▼
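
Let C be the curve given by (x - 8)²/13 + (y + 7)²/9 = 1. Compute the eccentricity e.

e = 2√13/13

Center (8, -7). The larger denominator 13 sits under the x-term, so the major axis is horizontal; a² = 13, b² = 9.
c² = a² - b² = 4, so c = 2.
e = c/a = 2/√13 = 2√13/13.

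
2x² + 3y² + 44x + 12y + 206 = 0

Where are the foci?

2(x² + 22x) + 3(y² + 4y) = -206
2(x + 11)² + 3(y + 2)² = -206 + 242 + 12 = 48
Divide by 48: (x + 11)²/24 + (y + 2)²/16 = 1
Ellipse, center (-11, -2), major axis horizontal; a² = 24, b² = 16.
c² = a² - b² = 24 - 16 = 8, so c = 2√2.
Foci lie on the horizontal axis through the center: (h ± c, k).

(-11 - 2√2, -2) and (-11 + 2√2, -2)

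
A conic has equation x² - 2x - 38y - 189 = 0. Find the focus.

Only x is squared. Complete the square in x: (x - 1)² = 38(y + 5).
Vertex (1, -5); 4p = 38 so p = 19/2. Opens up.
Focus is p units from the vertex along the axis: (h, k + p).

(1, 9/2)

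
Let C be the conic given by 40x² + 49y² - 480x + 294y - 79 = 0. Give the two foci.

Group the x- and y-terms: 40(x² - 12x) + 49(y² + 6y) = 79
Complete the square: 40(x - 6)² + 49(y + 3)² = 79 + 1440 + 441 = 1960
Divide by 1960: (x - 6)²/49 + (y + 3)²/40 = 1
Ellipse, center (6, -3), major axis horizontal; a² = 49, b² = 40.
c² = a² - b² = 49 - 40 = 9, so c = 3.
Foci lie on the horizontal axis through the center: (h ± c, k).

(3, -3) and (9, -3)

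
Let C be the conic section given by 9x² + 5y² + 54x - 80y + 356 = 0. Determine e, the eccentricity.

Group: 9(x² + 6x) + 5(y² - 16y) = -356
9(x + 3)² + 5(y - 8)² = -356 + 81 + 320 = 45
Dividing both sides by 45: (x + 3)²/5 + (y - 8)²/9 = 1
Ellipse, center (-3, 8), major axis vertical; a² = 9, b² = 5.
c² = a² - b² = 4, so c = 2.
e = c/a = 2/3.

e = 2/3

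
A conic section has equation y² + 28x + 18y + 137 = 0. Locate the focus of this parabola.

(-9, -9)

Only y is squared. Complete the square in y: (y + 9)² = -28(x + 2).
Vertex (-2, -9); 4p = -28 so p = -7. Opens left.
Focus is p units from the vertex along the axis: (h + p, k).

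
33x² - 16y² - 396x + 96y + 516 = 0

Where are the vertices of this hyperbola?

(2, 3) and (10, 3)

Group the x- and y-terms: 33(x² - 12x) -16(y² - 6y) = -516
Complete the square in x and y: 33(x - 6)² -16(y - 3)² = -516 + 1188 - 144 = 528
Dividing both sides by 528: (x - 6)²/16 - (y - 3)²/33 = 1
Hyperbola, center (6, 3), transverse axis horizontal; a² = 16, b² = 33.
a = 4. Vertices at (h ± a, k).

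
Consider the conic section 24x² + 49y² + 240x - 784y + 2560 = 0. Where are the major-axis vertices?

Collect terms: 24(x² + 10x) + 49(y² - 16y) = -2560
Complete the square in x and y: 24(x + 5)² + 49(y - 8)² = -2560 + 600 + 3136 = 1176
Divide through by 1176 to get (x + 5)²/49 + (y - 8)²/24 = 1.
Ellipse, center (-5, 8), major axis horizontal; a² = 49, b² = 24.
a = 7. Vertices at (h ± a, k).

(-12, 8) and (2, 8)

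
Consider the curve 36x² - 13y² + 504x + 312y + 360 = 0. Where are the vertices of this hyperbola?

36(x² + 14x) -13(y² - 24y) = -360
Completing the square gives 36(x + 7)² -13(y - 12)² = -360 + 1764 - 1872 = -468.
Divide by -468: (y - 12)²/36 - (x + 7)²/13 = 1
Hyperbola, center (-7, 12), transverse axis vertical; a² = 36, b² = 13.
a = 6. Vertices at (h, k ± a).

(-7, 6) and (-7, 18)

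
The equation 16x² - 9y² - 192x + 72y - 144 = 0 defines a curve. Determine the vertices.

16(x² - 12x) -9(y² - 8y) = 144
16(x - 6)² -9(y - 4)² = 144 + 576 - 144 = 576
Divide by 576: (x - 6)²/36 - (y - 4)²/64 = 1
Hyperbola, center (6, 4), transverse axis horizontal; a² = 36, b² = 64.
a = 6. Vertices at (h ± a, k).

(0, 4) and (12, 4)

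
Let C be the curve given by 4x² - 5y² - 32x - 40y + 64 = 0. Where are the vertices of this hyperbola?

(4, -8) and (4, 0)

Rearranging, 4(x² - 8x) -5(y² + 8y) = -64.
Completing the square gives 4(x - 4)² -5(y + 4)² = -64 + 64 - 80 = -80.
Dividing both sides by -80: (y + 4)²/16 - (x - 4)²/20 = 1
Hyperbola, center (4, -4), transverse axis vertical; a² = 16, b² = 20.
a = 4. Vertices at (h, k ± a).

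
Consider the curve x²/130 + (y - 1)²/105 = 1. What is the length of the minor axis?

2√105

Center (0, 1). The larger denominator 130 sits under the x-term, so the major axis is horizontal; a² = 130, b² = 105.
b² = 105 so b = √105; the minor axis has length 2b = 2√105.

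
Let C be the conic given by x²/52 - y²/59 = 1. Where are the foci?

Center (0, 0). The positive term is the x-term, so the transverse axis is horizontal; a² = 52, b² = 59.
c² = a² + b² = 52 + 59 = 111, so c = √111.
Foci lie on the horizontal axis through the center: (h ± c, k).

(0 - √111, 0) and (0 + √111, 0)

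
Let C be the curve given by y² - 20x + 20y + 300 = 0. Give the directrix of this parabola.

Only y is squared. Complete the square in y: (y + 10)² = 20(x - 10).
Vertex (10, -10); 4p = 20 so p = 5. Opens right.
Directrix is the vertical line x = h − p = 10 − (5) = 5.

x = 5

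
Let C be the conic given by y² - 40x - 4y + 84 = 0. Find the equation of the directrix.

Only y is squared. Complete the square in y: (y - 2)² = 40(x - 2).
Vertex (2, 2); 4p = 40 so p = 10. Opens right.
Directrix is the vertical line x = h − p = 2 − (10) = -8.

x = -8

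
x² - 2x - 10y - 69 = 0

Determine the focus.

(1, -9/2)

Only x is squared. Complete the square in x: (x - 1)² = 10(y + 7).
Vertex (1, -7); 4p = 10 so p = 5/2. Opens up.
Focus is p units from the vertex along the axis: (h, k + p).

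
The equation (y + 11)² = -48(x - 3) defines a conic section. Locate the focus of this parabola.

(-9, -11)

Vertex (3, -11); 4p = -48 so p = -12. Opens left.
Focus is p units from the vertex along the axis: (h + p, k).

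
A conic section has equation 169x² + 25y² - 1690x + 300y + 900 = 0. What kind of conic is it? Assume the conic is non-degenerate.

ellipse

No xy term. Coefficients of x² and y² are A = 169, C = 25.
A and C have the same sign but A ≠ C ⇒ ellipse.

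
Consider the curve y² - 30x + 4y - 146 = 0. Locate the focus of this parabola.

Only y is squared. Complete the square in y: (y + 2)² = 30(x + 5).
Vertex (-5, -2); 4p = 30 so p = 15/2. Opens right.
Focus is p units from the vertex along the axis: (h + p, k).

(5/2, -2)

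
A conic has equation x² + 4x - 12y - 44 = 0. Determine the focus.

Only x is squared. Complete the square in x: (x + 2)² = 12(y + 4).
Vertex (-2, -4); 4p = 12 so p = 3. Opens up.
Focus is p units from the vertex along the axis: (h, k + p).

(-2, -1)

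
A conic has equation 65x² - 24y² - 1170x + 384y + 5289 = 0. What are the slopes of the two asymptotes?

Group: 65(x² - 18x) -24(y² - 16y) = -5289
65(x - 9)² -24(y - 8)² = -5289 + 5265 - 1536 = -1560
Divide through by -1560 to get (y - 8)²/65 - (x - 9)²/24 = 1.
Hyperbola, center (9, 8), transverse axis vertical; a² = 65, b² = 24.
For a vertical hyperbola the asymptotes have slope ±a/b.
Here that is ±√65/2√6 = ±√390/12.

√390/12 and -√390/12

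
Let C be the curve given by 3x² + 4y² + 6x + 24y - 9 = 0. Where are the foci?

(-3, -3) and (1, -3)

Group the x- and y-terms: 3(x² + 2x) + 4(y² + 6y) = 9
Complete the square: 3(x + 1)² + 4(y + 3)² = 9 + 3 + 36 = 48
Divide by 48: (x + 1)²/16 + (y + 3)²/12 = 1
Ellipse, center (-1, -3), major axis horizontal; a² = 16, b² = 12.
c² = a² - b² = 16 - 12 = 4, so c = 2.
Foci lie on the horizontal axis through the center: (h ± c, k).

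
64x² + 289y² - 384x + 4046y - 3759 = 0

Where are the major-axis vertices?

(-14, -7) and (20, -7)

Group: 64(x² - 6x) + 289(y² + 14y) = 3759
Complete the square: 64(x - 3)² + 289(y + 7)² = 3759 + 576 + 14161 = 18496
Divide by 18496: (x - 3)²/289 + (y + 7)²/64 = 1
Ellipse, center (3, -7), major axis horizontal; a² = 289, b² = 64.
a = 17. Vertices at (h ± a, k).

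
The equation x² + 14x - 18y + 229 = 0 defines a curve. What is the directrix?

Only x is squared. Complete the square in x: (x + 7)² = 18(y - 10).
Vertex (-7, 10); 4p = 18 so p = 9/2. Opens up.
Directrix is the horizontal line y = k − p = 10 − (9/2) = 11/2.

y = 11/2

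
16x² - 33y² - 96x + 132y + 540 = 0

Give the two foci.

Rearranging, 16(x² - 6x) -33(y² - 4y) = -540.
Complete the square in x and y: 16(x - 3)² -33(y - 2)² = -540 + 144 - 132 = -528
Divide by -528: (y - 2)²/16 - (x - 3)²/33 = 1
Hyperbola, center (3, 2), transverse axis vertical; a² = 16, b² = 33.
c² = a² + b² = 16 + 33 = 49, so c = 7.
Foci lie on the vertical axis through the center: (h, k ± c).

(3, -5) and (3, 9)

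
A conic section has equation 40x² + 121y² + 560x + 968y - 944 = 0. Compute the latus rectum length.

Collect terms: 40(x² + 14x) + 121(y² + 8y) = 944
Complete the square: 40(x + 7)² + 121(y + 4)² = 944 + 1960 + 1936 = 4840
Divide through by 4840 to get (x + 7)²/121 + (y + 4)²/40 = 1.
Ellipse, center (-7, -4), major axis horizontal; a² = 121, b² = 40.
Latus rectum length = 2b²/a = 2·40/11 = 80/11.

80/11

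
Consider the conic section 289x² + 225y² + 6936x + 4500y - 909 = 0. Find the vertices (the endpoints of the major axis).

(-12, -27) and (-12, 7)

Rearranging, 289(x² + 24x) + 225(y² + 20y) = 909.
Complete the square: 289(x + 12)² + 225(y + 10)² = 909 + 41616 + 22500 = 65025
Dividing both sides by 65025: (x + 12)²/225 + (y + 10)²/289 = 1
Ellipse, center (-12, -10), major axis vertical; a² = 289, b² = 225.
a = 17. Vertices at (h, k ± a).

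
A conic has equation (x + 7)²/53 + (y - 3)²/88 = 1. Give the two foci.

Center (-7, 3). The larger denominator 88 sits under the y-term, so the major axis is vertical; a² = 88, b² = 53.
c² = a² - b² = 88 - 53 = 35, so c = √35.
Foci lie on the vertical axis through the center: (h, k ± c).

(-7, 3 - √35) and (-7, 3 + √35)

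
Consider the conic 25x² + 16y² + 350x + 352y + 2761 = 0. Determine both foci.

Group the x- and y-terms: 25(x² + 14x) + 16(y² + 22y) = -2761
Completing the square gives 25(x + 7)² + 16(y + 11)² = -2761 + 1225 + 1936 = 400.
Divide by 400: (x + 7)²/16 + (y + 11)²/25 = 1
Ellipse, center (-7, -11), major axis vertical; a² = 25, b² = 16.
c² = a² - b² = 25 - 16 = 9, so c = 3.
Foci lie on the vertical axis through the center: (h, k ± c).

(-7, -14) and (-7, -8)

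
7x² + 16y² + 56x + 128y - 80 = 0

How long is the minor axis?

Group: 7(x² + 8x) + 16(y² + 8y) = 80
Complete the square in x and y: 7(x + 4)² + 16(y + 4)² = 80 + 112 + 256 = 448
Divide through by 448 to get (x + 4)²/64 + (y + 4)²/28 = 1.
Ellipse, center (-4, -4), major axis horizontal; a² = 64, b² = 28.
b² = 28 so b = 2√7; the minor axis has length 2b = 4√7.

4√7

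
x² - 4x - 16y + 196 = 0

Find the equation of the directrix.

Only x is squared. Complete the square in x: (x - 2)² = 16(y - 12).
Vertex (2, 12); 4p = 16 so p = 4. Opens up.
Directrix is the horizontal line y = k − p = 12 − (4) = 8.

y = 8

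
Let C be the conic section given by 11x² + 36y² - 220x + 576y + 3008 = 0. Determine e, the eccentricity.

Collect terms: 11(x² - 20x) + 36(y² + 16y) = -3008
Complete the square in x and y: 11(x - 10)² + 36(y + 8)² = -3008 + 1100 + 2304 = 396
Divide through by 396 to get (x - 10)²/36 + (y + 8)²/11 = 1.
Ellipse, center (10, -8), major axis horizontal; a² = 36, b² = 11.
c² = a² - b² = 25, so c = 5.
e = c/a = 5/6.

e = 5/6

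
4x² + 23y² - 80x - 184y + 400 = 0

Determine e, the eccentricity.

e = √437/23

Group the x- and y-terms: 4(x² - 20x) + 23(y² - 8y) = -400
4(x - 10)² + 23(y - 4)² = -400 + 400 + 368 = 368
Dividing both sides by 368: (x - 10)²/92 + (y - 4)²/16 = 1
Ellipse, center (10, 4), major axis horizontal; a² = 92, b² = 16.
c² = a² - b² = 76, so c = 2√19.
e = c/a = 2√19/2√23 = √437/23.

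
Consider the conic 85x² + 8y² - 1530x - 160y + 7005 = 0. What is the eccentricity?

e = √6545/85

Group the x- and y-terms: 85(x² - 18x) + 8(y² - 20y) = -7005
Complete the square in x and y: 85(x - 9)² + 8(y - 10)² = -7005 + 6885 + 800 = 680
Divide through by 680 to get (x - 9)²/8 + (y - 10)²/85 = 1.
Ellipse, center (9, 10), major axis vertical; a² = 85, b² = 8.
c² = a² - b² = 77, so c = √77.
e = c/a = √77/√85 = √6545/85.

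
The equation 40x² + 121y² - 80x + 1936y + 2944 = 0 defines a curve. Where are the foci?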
▲
__Task item__. All lines from the first line of the listing above through the line containing "2x² + 3y² + 44x + 12y + 206 = 0" are to be retyped exactly. Leave out any other line.

__Result below__.
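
Let C be the curve given by (x - 8)²/13 + (y + 7)²/9 = 1. Compute the eccentricity e.

e = 2√13/13

Center (8, -7). The larger denominator 13 sits under the x-term, so the major axis is horizontal; a² = 13, b² = 9.
c² = a² - b² = 4, so c = 2.
e = c/a = 2/√13 = 2√13/13.

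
2x² + 3y² + 44x + 12y + 206 = 0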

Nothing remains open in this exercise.